BEGIN
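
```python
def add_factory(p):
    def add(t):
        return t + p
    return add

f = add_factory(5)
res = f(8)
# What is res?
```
13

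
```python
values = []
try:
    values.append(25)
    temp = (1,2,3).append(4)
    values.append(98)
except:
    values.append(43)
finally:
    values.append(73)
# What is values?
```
[25, 43, 73]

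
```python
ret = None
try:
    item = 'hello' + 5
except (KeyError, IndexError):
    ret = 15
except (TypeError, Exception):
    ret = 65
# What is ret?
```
65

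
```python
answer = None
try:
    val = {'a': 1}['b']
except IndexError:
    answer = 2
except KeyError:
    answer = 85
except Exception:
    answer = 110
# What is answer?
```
85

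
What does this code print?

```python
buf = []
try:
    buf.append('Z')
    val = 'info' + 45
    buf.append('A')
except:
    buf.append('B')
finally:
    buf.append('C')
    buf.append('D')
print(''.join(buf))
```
ZBCD

Code before exception runs, then except, then all of finally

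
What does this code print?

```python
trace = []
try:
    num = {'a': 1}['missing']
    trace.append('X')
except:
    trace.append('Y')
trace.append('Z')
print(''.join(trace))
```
YZ

Exception raised in try, caught by bare except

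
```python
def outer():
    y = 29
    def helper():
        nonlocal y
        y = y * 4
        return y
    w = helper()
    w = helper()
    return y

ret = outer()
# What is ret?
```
464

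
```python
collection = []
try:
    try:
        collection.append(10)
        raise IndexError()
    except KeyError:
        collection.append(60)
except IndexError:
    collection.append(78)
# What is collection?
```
[10, 78]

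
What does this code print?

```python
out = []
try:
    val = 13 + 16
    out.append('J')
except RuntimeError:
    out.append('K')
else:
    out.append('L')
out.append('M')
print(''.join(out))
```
JLM

else block runs when no exception occurs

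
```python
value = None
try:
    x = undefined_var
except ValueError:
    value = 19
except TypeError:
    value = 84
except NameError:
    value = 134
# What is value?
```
134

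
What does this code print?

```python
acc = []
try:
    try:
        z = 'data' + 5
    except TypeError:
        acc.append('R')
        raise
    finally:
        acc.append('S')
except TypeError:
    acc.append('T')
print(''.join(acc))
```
RST

finally runs before re-raised exception propagates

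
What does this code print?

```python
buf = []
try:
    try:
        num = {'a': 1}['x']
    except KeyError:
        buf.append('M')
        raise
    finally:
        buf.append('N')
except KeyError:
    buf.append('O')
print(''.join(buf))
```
MNO

finally runs before re-raised exception propagates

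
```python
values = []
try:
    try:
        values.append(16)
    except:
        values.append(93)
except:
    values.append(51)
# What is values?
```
[16]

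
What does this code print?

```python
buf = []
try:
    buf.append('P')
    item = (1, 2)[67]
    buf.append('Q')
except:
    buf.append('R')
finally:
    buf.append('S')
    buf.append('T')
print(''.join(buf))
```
PRST

Code before exception runs, then except, then all of finally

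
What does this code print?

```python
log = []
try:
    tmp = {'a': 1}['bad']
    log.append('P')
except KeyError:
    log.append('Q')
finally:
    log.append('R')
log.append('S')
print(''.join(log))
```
QRS

finally always runs, even after exception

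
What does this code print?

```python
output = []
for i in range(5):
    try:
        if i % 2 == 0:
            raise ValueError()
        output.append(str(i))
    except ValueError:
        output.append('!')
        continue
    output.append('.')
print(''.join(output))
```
!1.!3.!

continue in except skips rest of loop body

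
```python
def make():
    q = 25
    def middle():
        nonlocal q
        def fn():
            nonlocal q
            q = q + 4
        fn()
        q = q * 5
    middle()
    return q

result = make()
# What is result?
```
145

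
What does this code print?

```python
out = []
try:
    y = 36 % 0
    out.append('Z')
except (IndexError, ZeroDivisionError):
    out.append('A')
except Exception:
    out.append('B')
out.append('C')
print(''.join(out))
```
AC

ZeroDivisionError matches tuple containing it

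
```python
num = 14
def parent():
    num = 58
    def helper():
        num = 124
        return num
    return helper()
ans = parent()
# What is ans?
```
124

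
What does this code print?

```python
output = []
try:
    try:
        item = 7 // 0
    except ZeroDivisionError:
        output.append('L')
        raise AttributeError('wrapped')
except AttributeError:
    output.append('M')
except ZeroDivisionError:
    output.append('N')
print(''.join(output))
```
LM

New AttributeError raised, caught by outer AttributeError handler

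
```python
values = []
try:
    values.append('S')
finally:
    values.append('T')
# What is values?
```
['S', 'T']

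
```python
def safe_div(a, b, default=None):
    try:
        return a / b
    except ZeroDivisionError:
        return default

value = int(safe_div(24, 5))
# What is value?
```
4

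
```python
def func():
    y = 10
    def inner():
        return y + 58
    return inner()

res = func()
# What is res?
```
68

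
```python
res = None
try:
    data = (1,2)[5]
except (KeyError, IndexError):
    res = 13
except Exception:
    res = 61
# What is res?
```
13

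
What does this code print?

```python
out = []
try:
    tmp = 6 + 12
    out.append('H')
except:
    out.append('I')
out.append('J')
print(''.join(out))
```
HJ

No exception, try block completes normally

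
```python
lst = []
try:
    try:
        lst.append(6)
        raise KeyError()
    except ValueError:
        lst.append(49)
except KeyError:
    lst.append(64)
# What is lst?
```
[6, 64]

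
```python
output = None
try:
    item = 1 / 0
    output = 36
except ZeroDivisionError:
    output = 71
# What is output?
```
71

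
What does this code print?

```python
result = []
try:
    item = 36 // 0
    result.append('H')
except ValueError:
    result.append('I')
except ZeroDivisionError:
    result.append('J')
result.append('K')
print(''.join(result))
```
JK

ZeroDivisionError is caught by its specific handler, not ValueError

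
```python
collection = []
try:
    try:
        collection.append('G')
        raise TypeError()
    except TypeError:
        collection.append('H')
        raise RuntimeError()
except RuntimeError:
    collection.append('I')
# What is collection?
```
['G', 'H', 'I']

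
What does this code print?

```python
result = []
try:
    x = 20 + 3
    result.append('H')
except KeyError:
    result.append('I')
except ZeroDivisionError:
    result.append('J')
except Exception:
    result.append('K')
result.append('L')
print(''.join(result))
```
HL

No exception, try block completes normally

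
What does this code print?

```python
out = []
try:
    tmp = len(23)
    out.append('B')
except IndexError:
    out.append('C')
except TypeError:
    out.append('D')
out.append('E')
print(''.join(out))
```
DE

TypeError is caught by its specific handler, not IndexError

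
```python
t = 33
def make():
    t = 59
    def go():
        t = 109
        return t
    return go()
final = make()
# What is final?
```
109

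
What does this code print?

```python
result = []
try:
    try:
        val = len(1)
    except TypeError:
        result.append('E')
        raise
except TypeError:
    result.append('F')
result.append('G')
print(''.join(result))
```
EFG

raise without argument re-raises current exception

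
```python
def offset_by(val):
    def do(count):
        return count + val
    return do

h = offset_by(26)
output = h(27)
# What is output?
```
53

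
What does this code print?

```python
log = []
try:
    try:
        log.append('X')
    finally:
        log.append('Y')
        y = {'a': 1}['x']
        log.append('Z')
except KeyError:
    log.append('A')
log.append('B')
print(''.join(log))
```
XYAB

Exception in inner finally caught by outer except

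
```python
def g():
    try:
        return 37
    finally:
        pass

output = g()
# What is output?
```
37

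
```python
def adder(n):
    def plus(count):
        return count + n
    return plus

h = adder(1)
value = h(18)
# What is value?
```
19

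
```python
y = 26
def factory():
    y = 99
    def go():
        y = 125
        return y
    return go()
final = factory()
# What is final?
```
125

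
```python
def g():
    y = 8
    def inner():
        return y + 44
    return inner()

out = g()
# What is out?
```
52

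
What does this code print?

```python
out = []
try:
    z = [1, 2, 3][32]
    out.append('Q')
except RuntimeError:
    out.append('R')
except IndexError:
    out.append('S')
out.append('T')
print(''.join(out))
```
ST

IndexError is caught by its specific handler, not RuntimeError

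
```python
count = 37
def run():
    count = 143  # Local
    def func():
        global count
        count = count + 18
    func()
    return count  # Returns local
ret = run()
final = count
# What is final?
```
55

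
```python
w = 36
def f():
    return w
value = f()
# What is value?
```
36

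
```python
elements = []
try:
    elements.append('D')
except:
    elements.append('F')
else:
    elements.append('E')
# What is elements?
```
['D', 'E']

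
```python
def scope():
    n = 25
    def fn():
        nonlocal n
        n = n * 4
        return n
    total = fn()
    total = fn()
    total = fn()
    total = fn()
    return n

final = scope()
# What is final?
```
6400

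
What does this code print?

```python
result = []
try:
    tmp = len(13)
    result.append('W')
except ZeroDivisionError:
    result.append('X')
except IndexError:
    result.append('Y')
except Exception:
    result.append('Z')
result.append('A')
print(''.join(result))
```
ZA

TypeError not specifically caught, falls to Exception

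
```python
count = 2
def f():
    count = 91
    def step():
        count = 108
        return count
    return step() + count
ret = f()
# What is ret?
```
199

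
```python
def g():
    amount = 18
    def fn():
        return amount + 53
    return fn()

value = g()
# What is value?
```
71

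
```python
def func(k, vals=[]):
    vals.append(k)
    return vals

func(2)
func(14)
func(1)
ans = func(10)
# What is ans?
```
[2, 14, 1, 10]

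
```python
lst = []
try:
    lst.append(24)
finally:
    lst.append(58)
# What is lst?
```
[24, 58]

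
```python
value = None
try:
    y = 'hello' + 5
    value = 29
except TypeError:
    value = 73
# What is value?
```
73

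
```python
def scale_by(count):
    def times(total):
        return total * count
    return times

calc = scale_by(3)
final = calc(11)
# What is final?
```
33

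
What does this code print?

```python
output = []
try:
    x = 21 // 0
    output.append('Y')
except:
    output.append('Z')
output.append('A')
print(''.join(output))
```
ZA

Exception raised in try, caught by bare except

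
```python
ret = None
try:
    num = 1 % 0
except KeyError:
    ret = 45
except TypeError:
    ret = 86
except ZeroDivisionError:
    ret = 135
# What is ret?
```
135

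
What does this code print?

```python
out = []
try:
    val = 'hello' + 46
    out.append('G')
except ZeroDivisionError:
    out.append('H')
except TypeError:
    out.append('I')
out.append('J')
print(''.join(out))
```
IJ

TypeError is caught by its specific handler, not ZeroDivisionError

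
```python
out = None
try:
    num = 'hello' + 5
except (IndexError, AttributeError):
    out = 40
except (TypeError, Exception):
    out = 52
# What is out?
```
52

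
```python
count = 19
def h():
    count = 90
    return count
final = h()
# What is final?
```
90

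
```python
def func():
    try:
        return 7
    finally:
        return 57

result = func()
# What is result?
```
57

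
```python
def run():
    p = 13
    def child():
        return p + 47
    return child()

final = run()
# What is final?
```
60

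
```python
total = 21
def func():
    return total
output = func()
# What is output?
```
21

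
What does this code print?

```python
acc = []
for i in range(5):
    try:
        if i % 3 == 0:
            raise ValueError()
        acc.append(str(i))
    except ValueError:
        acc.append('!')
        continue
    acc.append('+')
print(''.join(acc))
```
!1+2+!4+

continue in except skips rest of loop body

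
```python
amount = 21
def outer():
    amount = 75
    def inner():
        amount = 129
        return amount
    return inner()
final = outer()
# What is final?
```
129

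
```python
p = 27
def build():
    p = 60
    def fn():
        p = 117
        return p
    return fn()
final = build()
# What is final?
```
117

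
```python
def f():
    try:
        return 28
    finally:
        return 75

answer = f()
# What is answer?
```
75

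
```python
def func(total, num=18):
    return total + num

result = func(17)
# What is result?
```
35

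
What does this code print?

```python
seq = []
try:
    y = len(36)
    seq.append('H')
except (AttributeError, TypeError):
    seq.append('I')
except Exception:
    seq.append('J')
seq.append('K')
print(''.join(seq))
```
IK

TypeError matches tuple containing it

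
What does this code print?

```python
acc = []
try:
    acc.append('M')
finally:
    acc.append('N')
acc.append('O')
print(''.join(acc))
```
MNO

try/finally without except, no exception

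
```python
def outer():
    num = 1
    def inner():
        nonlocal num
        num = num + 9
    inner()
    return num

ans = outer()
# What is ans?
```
10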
END
# [Problem description]
In how many lines of the data does the word "total" appear? Respond with the number and nothing more.

# [Task output]
10